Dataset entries
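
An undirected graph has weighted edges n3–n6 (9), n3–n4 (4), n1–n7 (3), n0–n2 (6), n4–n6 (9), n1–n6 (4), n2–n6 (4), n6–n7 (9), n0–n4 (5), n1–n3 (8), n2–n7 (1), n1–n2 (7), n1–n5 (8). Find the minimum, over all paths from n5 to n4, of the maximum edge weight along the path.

Comparing a few candidate routes:
n5 → n1 → n2 → n0 → n4: max(8, 7, 6, 5) = 8
n5 → n1 → n6 → n7 → n2 → n0 → n4: max(8, 4, 9, 1, 6, 5) = 9
n5 → n1 → n6 → n2 → n0 → n4: max(8, 4, 4, 6, 5) = 8
n5 → n1 → n6 → n3 → n4: max(8, 4, 9, 4) = 9
n5 → n1 → n7 → n2 → n0 → n4: max(8, 3, 1, 6, 5) = 8
n5 → n1 → n3 → n4: max(8, 8, 4) = 8
The minimum achievable maximum is 8.

8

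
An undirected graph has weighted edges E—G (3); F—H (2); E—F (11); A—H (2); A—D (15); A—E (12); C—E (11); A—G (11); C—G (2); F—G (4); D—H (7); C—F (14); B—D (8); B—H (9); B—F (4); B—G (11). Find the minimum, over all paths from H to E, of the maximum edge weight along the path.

Checking several routes:
H-B-F-G-E: max(9, 4, 4, 3) = 9
H-B-G-E: max(9, 11, 3) = 11
H-B-G-C-E: max(9, 11, 2, 11) = 11
H-D-B-F-G-E: max(7, 8, 4, 4, 3) = 8
H-F-G-E: max(2, 4, 3) = 4
Best route has worst link 4.

4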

Exercise description
Each entry is to be given again, exactly as it stands.

The completed task
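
An undirected graph has weighted edges n3–n6 (9), n3–n4 (4), n1–n7 (3), n0–n2 (6), n4–n6 (9), n1–n6 (4), n2–n6 (4), n6–n7 (9), n0–n4 (5), n1–n3 (8), n2–n7 (1), n1–n2 (7), n1–n5 (8). Find the minimum, over all paths from n5 to n4, of the maximum edge weight along the path.

Comparing a few candidate routes:
n5 → n1 → n2 → n0 → n4: max(8, 7, 6, 5) = 8
n5 → n1 → n6 → n7 → n2 → n0 → n4: max(8, 4, 9, 1, 6, 5) = 9
n5 → n1 → n6 → n2 → n0 → n4: max(8, 4, 4, 6, 5) = 8
n5 → n1 → n6 → n3 → n4: max(8, 4, 9, 4) = 9
n5 → n1 → n7 → n2 → n0 → n4: max(8, 3, 1, 6, 5) = 8
n5 → n1 → n3 → n4: max(8, 8, 4) = 8
The minimum achievable maximum is 8.

8

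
An undirected graph has weighted edges E—G (3); F—H (2); E—F (11); A—H (2); A—D (15); A—E (12); C—E (11); A—G (11); C—G (2); F—G (4); D—H (7); C—F (14); B—D (8); B—H (9); B—F (4); B—G (11). Find the minimum, over all paths from H to E, of the maximum edge weight along the path.

Checking several routes:
H-B-F-G-E: max(9, 4, 4, 3) = 9
H-B-G-E: max(9, 11, 3) = 11
H-B-G-C-E: max(9, 11, 2, 11) = 11
H-D-B-F-G-E: max(7, 8, 4, 4, 3) = 8
H-F-G-E: max(2, 4, 3) = 4
Best route has worst link 4.

4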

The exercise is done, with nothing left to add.